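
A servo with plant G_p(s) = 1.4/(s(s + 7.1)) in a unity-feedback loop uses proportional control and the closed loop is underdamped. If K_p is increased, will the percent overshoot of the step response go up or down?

increase

ζ = 7.1/(2√(1.4K_p)) decreases as K_p grows; lower damping means more overshoot.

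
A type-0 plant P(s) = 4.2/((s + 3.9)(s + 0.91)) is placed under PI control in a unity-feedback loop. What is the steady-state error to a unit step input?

0

The PI controller's integrator makes the forward path type 1, so e_ss to a step is zero.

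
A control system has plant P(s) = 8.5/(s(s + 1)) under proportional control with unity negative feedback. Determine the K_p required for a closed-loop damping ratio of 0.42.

K_p = 0.167

Closed-loop characteristic equation: s² + 1s + K_p·8.5 = 0.
So ω_n = √(8.5K_p) and 2ζω_n = 1, giving ζ = 1/(2√(8.5K_p)).
Setting ζ = 0.42: √(8.5K_p) = 1/(2·0.42) = 1.19, so K_p = 1.417/8.5 = 0.167.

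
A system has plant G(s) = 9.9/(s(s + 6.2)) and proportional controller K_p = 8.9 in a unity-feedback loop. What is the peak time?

From 1 + K_pG(s) = 0: s² + 6.2s + 88.11 = 0 ⇒ ω_n = 9.387, ζ = 0.3303.
Damped frequency ω_d = ω_n√(1−ζ²) = 8.86 rad/s, so peak time T_p = π/ω_d = 0.355 s.

T_p = 0.355 s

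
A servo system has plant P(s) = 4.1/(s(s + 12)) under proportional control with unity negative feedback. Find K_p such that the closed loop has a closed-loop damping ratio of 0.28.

K_p = 112

Closed-loop characteristic equation: s² + 12s + K_p·4.1 = 0.
So ω_n = √(4.1K_p) and 2ζω_n = 12, giving ζ = 12/(2√(4.1K_p)).
Setting ζ = 0.28: √(4.1K_p) = 12/(2·0.28) = 21.43, so K_p = 459.2/4.1 = 112.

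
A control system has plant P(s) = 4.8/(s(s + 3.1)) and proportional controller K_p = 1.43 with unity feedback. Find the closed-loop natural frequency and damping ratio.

1 + K_p·P(s) = 0 gives s² + 3.1s + 6.864 = 0.
So ω_n² = 6.864 ⇒ ω_n = 2.62 rad/s, and ζ = 3.1/(2ω_n) = 0.592.

ω_n = 2.62 rad/s, ζ = 0.592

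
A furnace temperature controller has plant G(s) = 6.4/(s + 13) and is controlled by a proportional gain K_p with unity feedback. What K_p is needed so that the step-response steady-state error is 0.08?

For a type-0 loop with proportional control, e_ss = 1/(1 + K_p·G(0)).
G(0) = 0.4923. Require 1/(1 + K_p·0.4923) = 0.08, so 1 + 0.4923·K_p = 12.5.
K_p = (12.5 − 1)/0.4923 = 23.4.

K_p = 23.4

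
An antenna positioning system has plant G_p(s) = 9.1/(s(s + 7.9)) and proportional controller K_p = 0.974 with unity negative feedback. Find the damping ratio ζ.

With unity feedback the closed-loop characteristic equation is s² + 7.9s + 0.974·9.1 = s² + 7.9s + 8.863 = 0.
Matching s² + 2ζω_n s + ω_n²: ω_n = √8.863 = 2.977 rad/s and 2ζω_n = 7.9, so ζ = 7.9/(2·2.977) = 1.33.

ζ = 1.33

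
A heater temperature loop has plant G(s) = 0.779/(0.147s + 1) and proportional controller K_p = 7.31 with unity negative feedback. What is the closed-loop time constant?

τ = 0.022 s

Closed loop: T(s) = K_p·G/(1+K_p·G) = 5.694/(0.147s + 1 + 5.694), with pole at s = −(1 + 5.694)/0.147 = −45.54.
Closed-loop time constant τ = 1/45.54 = 0.022 s.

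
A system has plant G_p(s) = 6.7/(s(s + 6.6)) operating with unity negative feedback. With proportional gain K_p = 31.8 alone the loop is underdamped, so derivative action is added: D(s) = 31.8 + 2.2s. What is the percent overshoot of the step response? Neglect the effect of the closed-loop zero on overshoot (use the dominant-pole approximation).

Forward path: (31.8 + 2.2s)·6.7/(s(s+6.6)). The closed-loop characteristic equation is s² + (6.6 + 6.7·2.2)s + 6.7·31.8 = 0.
That is s² + 21.34s + 213.1 = 0, so ω_n = 14.6 rad/s and ζ = 21.34/(2·14.6) = 0.731.
%OS = 100·exp(−πζ/√(1−ζ²)) = 3.45%.

3.45%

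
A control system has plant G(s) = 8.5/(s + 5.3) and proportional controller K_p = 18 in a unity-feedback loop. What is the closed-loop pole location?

Closed-loop transfer function: T(s) = K_p·G(s)/(1 + K_p·G(s)) = 153/(s + 5.3 + 153) = 153/(s + 158.3).
The closed-loop pole is at s = −158.3.

s = -158.3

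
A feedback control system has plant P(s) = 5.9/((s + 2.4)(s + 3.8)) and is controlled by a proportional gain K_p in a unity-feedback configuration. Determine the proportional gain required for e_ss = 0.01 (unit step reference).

The loop is type 0, so e_ss(step) = 1/(1 + K_pos) with K_pos = K_p·P(0).
P(0) = 0.6469. Require 1/(1 + K_p·0.6469) = 0.01, so 1 + 0.6469·K_p = 100.
K_p = (100 − 1)/0.6469 = 153.

K_p = 153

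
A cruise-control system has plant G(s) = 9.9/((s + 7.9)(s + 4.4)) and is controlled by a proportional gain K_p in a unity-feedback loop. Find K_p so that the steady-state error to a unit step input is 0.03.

For a type-0 loop with proportional control, e_ss = 1/(1 + K_p·G(0)).
G(0) = 0.2848. Require 1/(1 + K_p·0.2848) = 0.03, so 1 + 0.2848·K_p = 33.33.
K_p = (33.33 − 1)/0.2848 = 114.

K_p = 114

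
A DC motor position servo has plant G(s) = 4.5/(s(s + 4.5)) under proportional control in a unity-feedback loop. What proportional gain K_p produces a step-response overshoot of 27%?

K_p = 7.6

From %OS = 100·exp(−πζ/√(1−ζ²)) = 27%, ζ = −ln(0.27)/√(π²+ln²(0.27)) = 0.3847.
Characteristic equation s² + 4.5s + 4.5K_p = 0 gives ζ = 4.5/(2√(4.5K_p)).
Setting ζ = 0.3847: √(4.5K_p) = 4.5/(2·0.3847) = 5.849, so K_p = 34.21/4.5 = 7.6.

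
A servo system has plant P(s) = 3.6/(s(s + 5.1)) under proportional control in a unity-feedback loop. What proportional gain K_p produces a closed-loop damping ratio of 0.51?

K_p = 6.94

Closed-loop characteristic equation: s² + 5.1s + K_p·3.6 = 0.
So ω_n = √(3.6K_p) and 2ζω_n = 5.1, giving ζ = 5.1/(2√(3.6K_p)).
Setting ζ = 0.51: √(3.6K_p) = 5.1/(2·0.51) = 5, so K_p = 25/3.6 = 6.94.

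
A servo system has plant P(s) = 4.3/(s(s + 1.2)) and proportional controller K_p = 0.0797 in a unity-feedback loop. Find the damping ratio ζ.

With unity feedback the closed-loop characteristic equation is s² + 1.2s + 0.0797·4.3 = s² + 1.2s + 0.3427 = 0.
Matching s² + 2ζω_n s + ω_n²: ω_n = √0.3427 = 0.5854 rad/s and 2ζω_n = 1.2, so ζ = 1.2/(2·0.5854) = 1.02.

ζ = 1.02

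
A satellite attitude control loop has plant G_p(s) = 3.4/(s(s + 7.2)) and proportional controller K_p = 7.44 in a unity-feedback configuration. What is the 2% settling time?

T_s ≈ 1.11 s

From 1 + K_pG_p(s) = 0: s² + 7.2s + 25.3 = 0 ⇒ ω_n = 5.03, ζ = 0.7158.
2% settling time T_s ≈ 4/(ζω_n) = 4/3.6 = 1.11 s.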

------------------------------------------------------------

WHAT IS EXPECTED:
The whole listing above must be copied exactly.

FINISHED TASK:
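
A servo with plant G_p(s) = 1.4/(s(s + 7.1)) in a unity-feedback loop uses proportional control and the closed loop is underdamped. If K_p is increased, will the percent overshoot of the step response go up or down?

increase

ζ = 7.1/(2√(1.4K_p)) decreases as K_p grows; lower damping means more overshoot.

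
A type-0 plant P(s) = 4.2/((s + 3.9)(s + 0.91)) is placed under PI control in a unity-feedback loop. What is the steady-state error to a unit step input?

0

The PI controller's integrator makes the forward path type 1, so e_ss to a step is zero.

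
A control system has plant P(s) = 8.5/(s(s + 1)) under proportional control with unity negative feedback. Determine the K_p required for a closed-loop damping ratio of 0.42.

K_p = 0.167

Closed-loop characteristic equation: s² + 1s + K_p·8.5 = 0.
So ω_n = √(8.5K_p) and 2ζω_n = 1, giving ζ = 1/(2√(8.5K_p)).
Setting ζ = 0.42: √(8.5K_p) = 1/(2·0.42) = 1.19, so K_p = 1.417/8.5 = 0.167.

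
A system has plant G(s) = 9.9/(s(s + 6.2)) and proportional controller K_p = 8.9 in a unity-feedback loop. What is the peak time?

From 1 + K_pG(s) = 0: s² + 6.2s + 88.11 = 0 ⇒ ω_n = 9.387, ζ = 0.3303.
Damped frequency ω_d = ω_n√(1−ζ²) = 8.86 rad/s, so peak time T_p = π/ω_d = 0.355 s.

T_p = 0.355 s

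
A servo system has plant P(s) = 4.1/(s(s + 12)) under proportional control with unity negative feedback. Find K_p such that the closed loop has a closed-loop damping ratio of 0.28.

K_p = 112

Closed-loop characteristic equation: s² + 12s + K_p·4.1 = 0.
So ω_n = √(4.1K_p) and 2ζω_n = 12, giving ζ = 12/(2√(4.1K_p)).
Setting ζ = 0.28: √(4.1K_p) = 12/(2·0.28) = 21.43, so K_p = 459.2/4.1 = 112.

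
A control system has plant P(s) = 4.8/(s(s + 3.1)) and proportional controller K_p = 1.43 with unity feedback. Find the closed-loop natural frequency and damping ratio.

1 + K_p·P(s) = 0 gives s² + 3.1s + 6.864 = 0.
So ω_n² = 6.864 ⇒ ω_n = 2.62 rad/s, and ζ = 3.1/(2ω_n) = 0.592.

ω_n = 2.62 rad/s, ζ = 0.592

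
A furnace temperature controller has plant G(s) = 6.4/(s + 13) and is controlled by a proportional gain K_p with unity feedback. What K_p is needed so that the step-response steady-state error is 0.08?

For a type-0 loop with proportional control, e_ss = 1/(1 + K_p·G(0)).
G(0) = 0.4923. Require 1/(1 + K_p·0.4923) = 0.08, so 1 + 0.4923·K_p = 12.5.
K_p = (12.5 − 1)/0.4923 = 23.4.

K_p = 23.4

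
An antenna positioning system has plant G_p(s) = 9.1/(s(s + 7.9)) and proportional controller K_p = 0.974 with unity negative feedback. Find the damping ratio ζ.

With unity feedback the closed-loop characteristic equation is s² + 7.9s + 0.974·9.1 = s² + 7.9s + 8.863 = 0.
Matching s² + 2ζω_n s + ω_n²: ω_n = √8.863 = 2.977 rad/s and 2ζω_n = 7.9, so ζ = 7.9/(2·2.977) = 1.33.

ζ = 1.33

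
A heater temperature loop has plant G(s) = 0.779/(0.147s + 1) and proportional controller K_p = 7.31 with unity negative feedback. What is the closed-loop time constant?

τ = 0.022 s

Closed loop: T(s) = K_p·G/(1+K_p·G) = 5.694/(0.147s + 1 + 5.694), with pole at s = −(1 + 5.694)/0.147 = −45.54.
Closed-loop time constant τ = 1/45.54 = 0.022 s.

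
A system has plant G_p(s) = 6.7/(s(s + 6.6)) operating with unity negative feedback. With proportional gain K_p = 31.8 alone the loop is underdamped, so derivative action is added: D(s) = 31.8 + 2.2s. What is the percent overshoot of the step response? Neglect the effect of the closed-loop zero on overshoot (use the dominant-pole approximation).

Forward path: (31.8 + 2.2s)·6.7/(s(s+6.6)). The closed-loop characteristic equation is s² + (6.6 + 6.7·2.2)s + 6.7·31.8 = 0.
That is s² + 21.34s + 213.1 = 0, so ω_n = 14.6 rad/s and ζ = 21.34/(2·14.6) = 0.731.
%OS = 100·exp(−πζ/√(1−ζ²)) = 3.45%.

3.45%

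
A control system has plant G(s) = 8.5/(s + 5.3) and proportional controller K_p = 18 in a unity-feedback loop. What is the closed-loop pole location?

Closed-loop transfer function: T(s) = K_p·G(s)/(1 + K_p·G(s)) = 153/(s + 5.3 + 153) = 153/(s + 158.3).
The closed-loop pole is at s = −158.3.

s = -158.3

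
A feedback control system has plant P(s) = 5.9/((s + 2.4)(s + 3.8)) and is controlled by a proportional gain K_p in a unity-feedback configuration. Determine the proportional gain required for e_ss = 0.01 (unit step reference).

The loop is type 0, so e_ss(step) = 1/(1 + K_pos) with K_pos = K_p·P(0).
P(0) = 0.6469. Require 1/(1 + K_p·0.6469) = 0.01, so 1 + 0.6469·K_p = 100.
K_p = (100 − 1)/0.6469 = 153.

K_p = 153

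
A cruise-control system has plant G(s) = 9.9/((s + 7.9)(s + 4.4)) and is controlled by a proportional gain K_p in a unity-feedback loop. Find K_p so that the steady-state error to a unit step input is 0.03.

For a type-0 loop with proportional control, e_ss = 1/(1 + K_p·G(0)).
G(0) = 0.2848. Require 1/(1 + K_p·0.2848) = 0.03, so 1 + 0.2848·K_p = 33.33.
K_p = (33.33 − 1)/0.2848 = 114.

K_p = 114

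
A DC motor position servo has plant G(s) = 4.5/(s(s + 4.5)) under proportional control in a unity-feedback loop. What proportional gain K_p produces a step-response overshoot of 27%?

K_p = 7.6

From %OS = 100·exp(−πζ/√(1−ζ²)) = 27%, ζ = −ln(0.27)/√(π²+ln²(0.27)) = 0.3847.
Characteristic equation s² + 4.5s + 4.5K_p = 0 gives ζ = 4.5/(2√(4.5K_p)).
Setting ζ = 0.3847: √(4.5K_p) = 4.5/(2·0.3847) = 5.849, so K_p = 34.21/4.5 = 7.6.

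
A servo system has plant P(s) = 3.6/(s(s + 5.1)) under proportional control in a unity-feedback loop. What proportional gain K_p produces a closed-loop damping ratio of 0.51?

K_p = 6.94

Closed-loop characteristic equation: s² + 5.1s + K_p·3.6 = 0.
So ω_n = √(3.6K_p) and 2ζω_n = 5.1, giving ζ = 5.1/(2√(3.6K_p)).
Setting ζ = 0.51: √(3.6K_p) = 5.1/(2·0.51) = 5, so K_p = 25/3.6 = 6.94.

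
A servo system has plant P(s) = 4.3/(s(s + 1.2)) and proportional controller K_p = 0.0797 in a unity-feedback loop. Find the damping ratio ζ.

With unity feedback the closed-loop characteristic equation is s² + 1.2s + 0.0797·4.3 = s² + 1.2s + 0.3427 = 0.
Matching s² + 2ζω_n s + ω_n²: ω_n = √0.3427 = 0.5854 rad/s and 2ζω_n = 1.2, so ζ = 1.2/(2·0.5854) = 1.02.

ζ = 1.02

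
A satellite attitude control loop has plant G_p(s) = 3.4/(s(s + 7.2)) and proportional controller K_p = 7.44 in a unity-feedback configuration. What is the 2% settling time?

T_s ≈ 1.11 s

From 1 + K_pG_p(s) = 0: s² + 7.2s + 25.3 = 0 ⇒ ω_n = 5.03, ζ = 0.7158.
2% settling time T_s ≈ 4/(ζω_n) = 4/3.6 = 1.11 s.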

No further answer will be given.